[DATASET RECORDS]
——————
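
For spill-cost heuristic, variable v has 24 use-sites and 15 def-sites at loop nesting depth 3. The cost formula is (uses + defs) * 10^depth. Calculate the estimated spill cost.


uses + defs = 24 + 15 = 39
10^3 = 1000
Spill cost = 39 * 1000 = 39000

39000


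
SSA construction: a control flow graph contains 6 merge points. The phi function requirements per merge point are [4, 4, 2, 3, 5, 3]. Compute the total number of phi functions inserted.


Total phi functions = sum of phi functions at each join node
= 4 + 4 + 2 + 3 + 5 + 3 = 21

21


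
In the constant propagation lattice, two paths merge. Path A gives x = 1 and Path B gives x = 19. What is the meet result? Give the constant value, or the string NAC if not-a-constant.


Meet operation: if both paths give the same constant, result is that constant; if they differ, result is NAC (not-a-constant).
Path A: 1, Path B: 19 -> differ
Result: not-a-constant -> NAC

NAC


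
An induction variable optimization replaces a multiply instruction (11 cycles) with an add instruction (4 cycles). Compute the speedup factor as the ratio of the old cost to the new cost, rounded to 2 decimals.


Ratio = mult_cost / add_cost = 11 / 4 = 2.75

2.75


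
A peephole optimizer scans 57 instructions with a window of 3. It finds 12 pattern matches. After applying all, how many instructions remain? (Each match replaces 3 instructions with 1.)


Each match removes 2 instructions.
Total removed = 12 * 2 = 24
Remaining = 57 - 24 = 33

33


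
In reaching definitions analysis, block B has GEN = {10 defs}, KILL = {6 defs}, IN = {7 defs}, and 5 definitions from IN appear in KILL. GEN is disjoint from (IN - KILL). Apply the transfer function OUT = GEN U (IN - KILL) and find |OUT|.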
——————
The records above need to be transcribed in full. Keep every character unchanged.

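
For spill-cost heuristic, variable v has 24 use-sites and 15 def-sites at loop nesting depth 3. The cost formula is (uses + defs) * 10^depth. Calculate the estimated spill cost.


uses + defs = 24 + 15 = 39
10^3 = 1000
Spill cost = 39 * 1000 = 39000

39000


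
SSA construction: a control flow graph contains 6 merge points. The phi function requirements per merge point are [4, 4, 2, 3, 5, 3]. Compute the total number of phi functions inserted.


Total phi functions = sum of phi functions at each join node
= 4 + 4 + 2 + 3 + 5 + 3 = 21

21


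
In the constant propagation lattice, two paths merge. Path A gives x = 1 and Path B gives x = 19. What is the meet result? Give the constant value, or the string NAC if not-a-constant.


Meet operation: if both paths give the same constant, result is that constant; if they differ, result is NAC (not-a-constant).
Path A: 1, Path B: 19 -> differ
Result: not-a-constant -> NAC

NAC


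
An induction variable optimization replaces a multiply instruction (11 cycles) with an add instruction (4 cycles). Compute the speedup factor as the ratio of the old cost to the new cost, rounded to 2 decimals.


Ratio = mult_cost / add_cost = 11 / 4 = 2.75

2.75


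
A peephole optimizer scans 57 instructions with a window of 3. It finds 12 pattern matches. After applying all, how many instructions remain? (Each match replaces 3 instructions with 1.)


Each match removes 2 instructions.
Total removed = 12 * 2 = 24
Remaining = 57 - 24 = 33

33


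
In reaching definitions analysis, block B has GEN = {10 defs}, KILL = {6 defs}, IN = {7 defs}, and 5 definitions from IN appear in KILL. GEN is disjoint from (IN - KILL). Apply the transfer function OUT = GEN U (IN - KILL) and find |OUT|.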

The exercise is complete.